*** The records Section Begins ***

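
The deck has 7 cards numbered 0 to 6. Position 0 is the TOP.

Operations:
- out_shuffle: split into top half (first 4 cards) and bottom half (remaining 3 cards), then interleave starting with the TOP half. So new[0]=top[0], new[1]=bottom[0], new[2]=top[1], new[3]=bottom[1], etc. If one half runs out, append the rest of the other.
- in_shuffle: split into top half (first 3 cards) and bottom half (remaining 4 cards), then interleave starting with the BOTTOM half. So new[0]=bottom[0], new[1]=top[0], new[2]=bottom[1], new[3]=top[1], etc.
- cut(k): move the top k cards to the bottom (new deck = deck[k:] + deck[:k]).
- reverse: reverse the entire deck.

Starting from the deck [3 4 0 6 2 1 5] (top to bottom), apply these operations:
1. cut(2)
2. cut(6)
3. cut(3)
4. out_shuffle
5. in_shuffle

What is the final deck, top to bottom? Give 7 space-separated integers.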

*** The records Section Ends ***

Task requirements: With every line intact, output the listing above exactly.

Completed task:
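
The deck has 7 cards numbered 0 to 6. Position 0 is the TOP.

Operations:
- out_shuffle: split into top half (first 4 cards) and bottom half (remaining 3 cards), then interleave starting with the TOP half. So new[0]=top[0], new[1]=bottom[0], new[2]=top[1], new[3]=bottom[1], etc. If one half runs out, append the rest of the other.
- in_shuffle: split into top half (first 3 cards) and bottom half (remaining 4 cards), then interleave starting with the BOTTOM half. So new[0]=bottom[0], new[1]=top[0], new[2]=bottom[1], new[3]=top[1], etc.
- cut(k): move the top k cards to the bottom (new deck = deck[k:] + deck[:k]).
- reverse: reverse the entire deck.

Starting from the deck [3 4 0 6 2 1 5] (top to bottom), apply these operations:
1. cut(2)
2. cut(6)
3. cut(3)
4. out_shuffle
5. in_shuffle

What is the final deck, top to bottom? Give 7 space-separated integers.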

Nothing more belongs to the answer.